Segment Start: Exercise data
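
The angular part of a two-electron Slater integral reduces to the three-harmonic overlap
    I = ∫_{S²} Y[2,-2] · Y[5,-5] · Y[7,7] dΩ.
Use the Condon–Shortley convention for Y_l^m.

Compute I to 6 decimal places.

Rules hold: Σm=0, L=14 even, 3≤7≤7.
N = 5·11·15 = 825
Δ = 0!·4!·10!/15! = 1/15015
Racah Σ t=0..0: t=0:+1/57600 = 1/57600
⇒ 3j(2 5 7; 0 0 0)² = 21/715, sgn -1
Racah Σ t=0..0: t=0:+1/87091200 = 1/87091200
⇒ 3j(2 5 7; -2 -5 7)² = 1/15, sgn +1
4πI² = N·(3j₀)²·(3jₘ)² = 21/13
I = -1·√(1.61538/4π) = -0.35853622

-0.358536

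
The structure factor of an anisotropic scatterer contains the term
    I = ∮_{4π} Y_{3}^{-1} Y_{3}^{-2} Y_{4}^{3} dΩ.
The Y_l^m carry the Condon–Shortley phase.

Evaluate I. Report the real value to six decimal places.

-0.095955

Rules hold: Σm=0, L=10 even, 0≤4≤6.
N = 7·7·9 = 441
Δ = 2!·4!·4!/11! = 1/34650
Racah Σ t=0..2: t=0:+1/72 t=1:−1/16 t=2:+1/72 = -5/144
⇒ 3j(3 3 4; 0 0 0)² = 2/77, sgn -1
Racah Σ t=0..1: t=0:+1/288 t=1:−1/144 = -1/288
⇒ 3j(3 3 4; -1 -2 3)² = 1/99, sgn +1
4πI² = N·(3j₀)²·(3jₘ)² = 14/121
I = -1·√(0.115702/4π) = -0.09595473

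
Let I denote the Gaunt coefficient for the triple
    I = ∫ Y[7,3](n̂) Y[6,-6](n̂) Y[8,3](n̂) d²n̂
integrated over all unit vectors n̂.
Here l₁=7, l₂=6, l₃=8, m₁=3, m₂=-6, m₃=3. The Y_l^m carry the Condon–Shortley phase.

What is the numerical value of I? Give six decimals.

0.000000

L=21 odd ⇒ parity kills the (l;000) factor ⇒ I = 0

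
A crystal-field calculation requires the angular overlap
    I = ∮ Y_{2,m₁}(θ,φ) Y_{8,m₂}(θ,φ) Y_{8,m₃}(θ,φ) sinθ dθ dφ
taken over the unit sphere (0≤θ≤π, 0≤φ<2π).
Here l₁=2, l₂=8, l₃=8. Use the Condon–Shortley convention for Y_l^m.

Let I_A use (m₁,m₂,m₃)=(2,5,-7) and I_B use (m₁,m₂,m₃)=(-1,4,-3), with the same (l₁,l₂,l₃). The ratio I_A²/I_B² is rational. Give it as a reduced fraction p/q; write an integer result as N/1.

Same 2,8,8: normalisation and zero-m 3j drop out of the ratio.
A: Δ: 2! 2! 14! / 19! → 1/348840; sum: t=0:+1/24908083200 = 1/24908083200; 3j²(2 8 8; 2 5 -7) = Δ·Π!·Σ² = 7/1292  (sign -1)
B: Δ: 2! 2! 14! / 19! → 1/348840; sum: t=1:−1/479001600 t=2:+1/174182400 = 1/273715200; 3j²(2 8 8; -1 4 -3) = Δ·Π!·Σ² = 49/3876  (sign -1)
I_A²/I_B² = (7/1292)/(49/3876) = 3/7

3/7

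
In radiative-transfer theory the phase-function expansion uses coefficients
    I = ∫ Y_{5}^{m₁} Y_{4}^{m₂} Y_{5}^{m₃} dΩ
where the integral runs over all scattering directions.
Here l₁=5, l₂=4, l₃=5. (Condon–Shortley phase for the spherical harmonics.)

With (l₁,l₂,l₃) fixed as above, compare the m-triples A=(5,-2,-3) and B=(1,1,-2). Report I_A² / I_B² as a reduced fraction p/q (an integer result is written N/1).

l's match ⇒ only the (l;m) 3-j factors differ between A and B.
A: triangle coeff Δ(5,4,5) = 1/3153150; Σ_t [0,0]: t=0:+1/69120 = 1/69120; (3j)²=4/143 [(5 4 5; 5 -2 -3)], sign=+1
B: triangle coeff Δ(5,4,5) = 1/3153150; Σ_t [1,4]: t=1:−1/5184 t=2:+1/1152 t=3:−1/2880 t=4:+1/103680 = 7/20736; (3j)²=35/2574 [(5 4 5; 1 1 -2)], sign=-1
I_A²/I_B² = (4/143)/(35/2574) = 72/35

72/35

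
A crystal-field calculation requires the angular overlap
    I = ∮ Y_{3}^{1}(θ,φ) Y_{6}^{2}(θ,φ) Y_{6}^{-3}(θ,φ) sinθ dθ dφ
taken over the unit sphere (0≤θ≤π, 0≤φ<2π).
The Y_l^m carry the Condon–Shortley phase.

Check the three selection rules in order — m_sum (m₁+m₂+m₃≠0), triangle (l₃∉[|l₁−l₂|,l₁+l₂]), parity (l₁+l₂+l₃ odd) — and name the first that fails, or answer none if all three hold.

m₁+m₂+m₃ = 1 + 2 − 3 = 0  ✓
triangle: |3−6|=3 ≤ l₃=6 ≤ 3+6=9  ✓
parity: l₁+l₂+l₃ = 15 is odd  ✗

parity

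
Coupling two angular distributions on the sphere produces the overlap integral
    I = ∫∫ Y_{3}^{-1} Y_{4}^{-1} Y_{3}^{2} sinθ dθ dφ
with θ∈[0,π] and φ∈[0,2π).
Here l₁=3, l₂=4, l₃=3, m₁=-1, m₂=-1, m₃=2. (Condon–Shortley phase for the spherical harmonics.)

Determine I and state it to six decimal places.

0.145070

Checks pass: Σm=0; 10 even; l₃=3∈[1,7].
(2·3+1)(2·4+1)(2·3+1) = 441
Δ: 4! 2! 4! / 11! → 1/34650
sum: t=1:−1/72 t=2:+1/16 t=3:−1/72 = 5/144
3j²(3 4 3; 0 0 0) = Δ·Π!·Σ² = 2/77  (sign -1)
sum: t=2:+1/48 t=3:−1/144 = 1/72
3j²(3 4 3; -1 -1 2) = Δ·Π!·Σ² = 16/693  (sign -1)
combine: 4πI² = 441·2/77·16/693 = 32/121
take √, sign +1: I = 0.14506992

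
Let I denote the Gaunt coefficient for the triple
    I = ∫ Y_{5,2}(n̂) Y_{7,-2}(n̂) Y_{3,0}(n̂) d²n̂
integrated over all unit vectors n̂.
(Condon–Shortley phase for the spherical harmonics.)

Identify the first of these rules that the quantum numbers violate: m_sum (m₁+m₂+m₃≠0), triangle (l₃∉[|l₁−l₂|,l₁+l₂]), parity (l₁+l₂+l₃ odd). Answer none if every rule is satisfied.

Σmᵢ = 0  ✓
l₃∈[|l₁−l₂|,l₁+l₂]=[2,12], have l₃=3  ✓
Σlᵢ = 15 ⇒ odd  ✗

parity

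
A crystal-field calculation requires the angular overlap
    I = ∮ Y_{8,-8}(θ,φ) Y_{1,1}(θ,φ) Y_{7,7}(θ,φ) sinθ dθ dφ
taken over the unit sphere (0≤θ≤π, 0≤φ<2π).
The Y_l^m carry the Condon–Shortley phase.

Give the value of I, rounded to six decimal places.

m-sum 0 ✓  L=16 even ✓  7≤7≤9 ✓
Π(2lᵢ+1) = 17×3×15 = 765
triangle coeff Δ(8,1,7) = 1/2040
Σ_t [1,1]: t=1:−1/25401600 = -1/25401600
(3j)²=8/255 [(8 1 7; 0 0 0)], sign=+1
Σ_t [2,2]: t=2:+1/174356582400 = 1/174356582400
(3j)²=1/17 [(8 1 7; -8 1 7)], sign=+1
⇒ 4πI² = 24/17
I = (+1)√(24/17/(4π)) = 0.33517856

0.335179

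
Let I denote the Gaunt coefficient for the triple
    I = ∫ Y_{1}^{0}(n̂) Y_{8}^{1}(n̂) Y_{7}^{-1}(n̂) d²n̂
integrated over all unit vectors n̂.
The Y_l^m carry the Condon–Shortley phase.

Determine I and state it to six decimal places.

Checks pass: Σm=0; 16 even; l₃=7∈[7,9].
(2·1+1)(2·8+1)(2·7+1) = 765
Δ: 2! 0! 14! / 17! → 1/2040
sum: t=1:−1/25401600 = -1/25401600
3j²(1 8 7; 0 0 0) = Δ·Π!·Σ² = 8/255  (sign +1)
sum: t=1:−1/29030400 = -1/29030400
3j²(1 8 7; 0 1 -1) = Δ·Π!·Σ² = 21/680  (sign -1)
combine: 4πI² = 765·8/255·21/680 = 63/85
take √, sign -1: I = -0.24285994

-0.242860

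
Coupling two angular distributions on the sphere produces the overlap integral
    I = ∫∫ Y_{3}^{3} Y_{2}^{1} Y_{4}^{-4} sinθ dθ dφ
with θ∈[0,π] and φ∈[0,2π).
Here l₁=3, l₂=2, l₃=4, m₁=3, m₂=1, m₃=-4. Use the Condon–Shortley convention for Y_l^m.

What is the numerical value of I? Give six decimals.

0.000000

L=9 odd ⇒ parity kills the (l;000) factor ⇒ I = 0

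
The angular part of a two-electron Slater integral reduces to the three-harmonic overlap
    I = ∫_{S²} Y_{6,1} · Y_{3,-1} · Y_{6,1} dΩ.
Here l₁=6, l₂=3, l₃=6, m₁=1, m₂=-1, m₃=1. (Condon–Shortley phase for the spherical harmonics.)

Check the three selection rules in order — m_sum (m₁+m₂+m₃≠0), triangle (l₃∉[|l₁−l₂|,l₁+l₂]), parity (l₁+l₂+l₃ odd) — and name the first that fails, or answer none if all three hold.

m₁+m₂+m₃ = 1 − 1 + 1 = 1  ✗
triangle: |6−3|=3 ≤ l₃=6 ≤ 6+3=9
parity: l₁+l₂+l₃ = 15 is odd

m_sum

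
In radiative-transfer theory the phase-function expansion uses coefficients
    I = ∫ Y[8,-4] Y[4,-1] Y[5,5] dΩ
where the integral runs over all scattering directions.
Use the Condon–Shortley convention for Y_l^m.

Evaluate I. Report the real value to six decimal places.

0.000000

L=17 odd ⇒ parity kills the (l;000) factor ⇒ I = 0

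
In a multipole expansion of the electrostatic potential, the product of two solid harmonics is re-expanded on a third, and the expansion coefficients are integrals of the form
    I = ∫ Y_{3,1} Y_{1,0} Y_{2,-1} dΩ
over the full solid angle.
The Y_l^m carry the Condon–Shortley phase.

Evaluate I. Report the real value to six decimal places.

-0.233597

Rules hold: Σm=0, L=6 even, 2≤2≤4.
N = 7·3·5 = 105
Δ = 2!·4!·0!/7! = 1/105
Racah Σ t=1..1: t=1:−1/4 = -1/4
⇒ 3j(3 1 2; 0 0 0)² = 3/35, sgn -1
Racah Σ t=1..1: t=1:−1/6 = -1/6
⇒ 3j(3 1 2; 1 0 -1)² = 8/105, sgn +1
4πI² = N·(3j₀)²·(3jₘ)² = 24/35
I = -1·√(0.685714/4π) = -0.23359668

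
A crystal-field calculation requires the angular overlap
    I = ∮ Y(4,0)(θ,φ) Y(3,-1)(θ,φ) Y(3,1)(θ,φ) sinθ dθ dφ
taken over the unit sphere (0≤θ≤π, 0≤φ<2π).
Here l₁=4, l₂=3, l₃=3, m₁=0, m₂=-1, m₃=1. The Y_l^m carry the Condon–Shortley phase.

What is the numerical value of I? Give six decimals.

Checks pass: Σm=0; 10 even; l₃=3∈[1,7].
(2·4+1)(2·3+1)(2·3+1) = 441
Δ: 4! 4! 2! / 11! → 1/34650
sum: t=1:−1/72 t=2:+1/16 t=3:−1/72 = 5/144
3j²(4 3 3; 0 0 0) = Δ·Π!·Σ² = 2/77  (sign -1)
sum: t=0:+1/1152 t=1:−1/36 t=2:+1/32 = 5/1152
3j²(4 3 3; 0 -1 1) = Δ·Π!·Σ² = 1/1386  (sign +1)
combine: 4πI² = 441·2/77·1/1386 = 1/121
take √, sign -1: I = -0.02564498

-0.025645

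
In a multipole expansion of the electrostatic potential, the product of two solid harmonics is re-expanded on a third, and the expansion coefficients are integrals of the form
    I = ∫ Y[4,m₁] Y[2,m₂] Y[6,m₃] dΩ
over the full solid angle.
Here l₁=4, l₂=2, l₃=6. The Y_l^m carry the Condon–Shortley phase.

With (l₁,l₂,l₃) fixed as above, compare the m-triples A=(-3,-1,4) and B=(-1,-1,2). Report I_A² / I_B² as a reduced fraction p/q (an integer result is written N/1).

Same 4,2,6: normalisation and zero-m 3j drop out of the ratio.
A: Δ: 0! 8! 4! / 13! → 1/6435; sum: t=0:+1/30240 = 1/30240; 3j²(4 2 6; -3 -1 4) = Δ·Π!·Σ² = 16/429  (sign +1)
B: Δ: 0! 8! 4! / 13! → 1/6435; sum: t=0:+1/4320 = 1/4320; 3j²(4 2 6; -1 -1 2) = Δ·Π!·Σ² = 224/6435  (sign +1)
I_A²/I_B² = (16/429)/(224/6435) = 15/14

15/14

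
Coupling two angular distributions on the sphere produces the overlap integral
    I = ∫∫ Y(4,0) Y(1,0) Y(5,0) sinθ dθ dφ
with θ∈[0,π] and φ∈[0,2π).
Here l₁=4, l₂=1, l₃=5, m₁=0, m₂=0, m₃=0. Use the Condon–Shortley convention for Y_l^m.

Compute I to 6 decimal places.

Rules hold: Σm=0, L=10 even, 3≤5≤5.
N = 9·3·11 = 297
Δ = 0!·8!·2!/11! = 1/495
Racah Σ t=0..0: t=0:+1/576 = 1/576
⇒ 3j(4 1 5; 0 0 0)² = 5/99, sgn -1
(m-triple is (0,0,0) — same symbol as above.)
4πI² = N·(3j₀)²·(3jₘ)² = 25/33
I = +1·√(0.757576/4π) = 0.24553200

0.245532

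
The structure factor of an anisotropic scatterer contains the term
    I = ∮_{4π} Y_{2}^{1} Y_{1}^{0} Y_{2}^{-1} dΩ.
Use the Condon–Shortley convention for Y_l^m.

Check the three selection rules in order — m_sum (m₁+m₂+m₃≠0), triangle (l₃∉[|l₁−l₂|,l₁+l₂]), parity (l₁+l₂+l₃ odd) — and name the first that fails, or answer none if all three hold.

azimuthal sum: 1 + 0 − 1 = 0  ✓
1 ≤ 2 ≤ 3 (triangle on l)  ✓
L = 2 + 1 + 2 = 5 (odd)  ✗

parity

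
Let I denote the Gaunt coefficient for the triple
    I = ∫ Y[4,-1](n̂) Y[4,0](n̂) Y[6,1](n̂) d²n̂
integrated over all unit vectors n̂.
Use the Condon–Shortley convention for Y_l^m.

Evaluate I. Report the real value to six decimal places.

Rules hold: Σm=0, L=14 even, 0≤6≤8.
N = 9·9·13 = 1053
Δ = 2!·6!·6!/15! = 1/1261260
Racah Σ t=0..2: t=0:+1/4608 t=1:−1/1296 t=2:+1/4608 = -7/20736
⇒ 3j(4 4 6; 0 0 0)² = 20/1287, sgn -1
Racah Σ t=0..2: t=0:+1/11520 t=1:−1/1728 t=2:+1/3456 = -7/34560
⇒ 3j(4 4 6; -1 0 1)² = 7/858, sgn +1
4πI² = N·(3j₀)²·(3jₘ)² = 210/1573
I = -1·√(0.133503/4π) = -0.10307192

-0.103072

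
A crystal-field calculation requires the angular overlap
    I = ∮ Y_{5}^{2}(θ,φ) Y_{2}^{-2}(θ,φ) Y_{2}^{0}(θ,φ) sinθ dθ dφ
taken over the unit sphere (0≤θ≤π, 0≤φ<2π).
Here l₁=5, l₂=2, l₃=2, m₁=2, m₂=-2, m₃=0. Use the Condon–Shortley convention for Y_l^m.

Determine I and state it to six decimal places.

0.000000

l₃=2 ∉ [3,7] — triangle fails ⇒ I = 0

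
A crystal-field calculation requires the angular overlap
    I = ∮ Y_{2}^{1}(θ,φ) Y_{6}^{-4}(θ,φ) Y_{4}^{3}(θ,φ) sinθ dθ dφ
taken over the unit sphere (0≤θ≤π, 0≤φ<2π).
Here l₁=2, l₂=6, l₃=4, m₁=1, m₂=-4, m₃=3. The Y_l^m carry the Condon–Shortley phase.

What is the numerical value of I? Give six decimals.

0.246389

Rules hold: Σm=0, L=12 even, 4≤4≤8.
N = 5·13·9 = 585
Δ = 4!·0!·8!/13! = 1/6435
Racah Σ t=2..2: t=2:+1/2304 = 1/2304
⇒ 3j(2 6 4; 0 0 0)² = 5/143, sgn +1
Racah Σ t=1..1: t=1:−1/30240 = -1/30240
⇒ 3j(2 6 4; 1 -4 3)² = 16/429, sgn +1
4πI² = N·(3j₀)²·(3jₘ)² = 1200/1573
I = +1·√(0.762873/4π) = 0.24638901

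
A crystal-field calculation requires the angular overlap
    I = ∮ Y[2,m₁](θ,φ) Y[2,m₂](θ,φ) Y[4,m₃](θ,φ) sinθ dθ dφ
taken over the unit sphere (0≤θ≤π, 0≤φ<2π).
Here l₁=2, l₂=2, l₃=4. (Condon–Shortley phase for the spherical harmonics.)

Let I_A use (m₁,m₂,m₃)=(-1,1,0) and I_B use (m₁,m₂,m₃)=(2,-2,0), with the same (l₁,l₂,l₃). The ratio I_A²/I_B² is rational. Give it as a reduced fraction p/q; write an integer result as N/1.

16/1

Same 2,2,4: normalisation and zero-m 3j drop out of the ratio.
A: Δ: 0! 4! 4! / 9! → 1/630; sum: t=0:+1/36 = 1/36; 3j²(2 2 4; -1 1 0) = Δ·Π!·Σ² = 8/315  (sign +1)
B: Δ: 0! 4! 4! / 9! → 1/630; sum: t=0:+1/576 = 1/576; 3j²(2 2 4; 2 -2 0) = Δ·Π!·Σ² = 1/630  (sign +1)
I_A²/I_B² = (8/315)/(1/630) = 16/1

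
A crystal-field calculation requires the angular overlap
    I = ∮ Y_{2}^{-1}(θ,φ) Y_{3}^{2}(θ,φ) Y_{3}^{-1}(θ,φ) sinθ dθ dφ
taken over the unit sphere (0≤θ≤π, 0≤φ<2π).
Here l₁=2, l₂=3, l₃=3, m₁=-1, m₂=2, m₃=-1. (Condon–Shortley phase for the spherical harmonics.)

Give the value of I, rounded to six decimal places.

m-sum 0 ✓  L=8 even ✓  1≤3≤5 ✓
Π(2lᵢ+1) = 5×7×7 = 245
triangle coeff Δ(2,3,3) = 1/3780
Σ_t [0,2]: t=0:+1/24 t=1:−1/4 t=2:+1/24 = -1/6
(3j)²=4/105 [(2 3 3; 0 0 0)], sign=+1
Σ_t [1,2]: t=1:−1/48 t=2:+1/12 = 1/16
(3j)²=1/28 [(2 3 3; -1 2 -1)], sign=+1
⇒ 4πI² = 1/3
I = (+1)√(1/3/(4π)) = 0.16286750

0.162868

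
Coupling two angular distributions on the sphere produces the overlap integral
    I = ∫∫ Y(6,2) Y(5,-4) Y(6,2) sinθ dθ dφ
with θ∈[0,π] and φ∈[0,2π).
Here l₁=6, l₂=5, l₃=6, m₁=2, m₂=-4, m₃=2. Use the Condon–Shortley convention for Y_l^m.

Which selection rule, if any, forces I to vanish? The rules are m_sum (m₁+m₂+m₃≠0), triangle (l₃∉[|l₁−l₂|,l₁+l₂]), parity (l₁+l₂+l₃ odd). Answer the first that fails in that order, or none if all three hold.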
Segment End: Exercise data
[Problem to work on] Lines holding "harmonics" in the material above are to be reported.

[Exercise output]
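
Here l₁=5, l₂=4, l₃=5. (Condon–Shortley phase for the spherical harmonics.)
Here l₁=3, l₂=4, l₃=3, m₁=-1, m₂=-1, m₃=2. (Condon–Shortley phase for the spherical harmonics.)
(Condon–Shortley phase for the spherical harmonics.)
Here l₁=6, l₂=3, l₃=6, m₁=1, m₂=-1, m₃=1. (Condon–Shortley phase for the spherical harmonics.)
In a multipole expansion of the electrostatic potential, the product of two solid harmonics is re-expanded on a third, and the expansion coefficients are integrals of the form
In a multipole expansion of the electrostatic potential, the product of two solid harmonics is re-expanded on a third, and the expansion coefficients are integrals of the form
Here l₁=2, l₂=2, l₃=4. (Condon–Shortley phase for the spherical harmonics.)
Here l₁=2, l₂=3, l₃=3, m₁=-1, m₂=2, m₃=-1. (Condon–Shortley phase for the spherical harmonics.)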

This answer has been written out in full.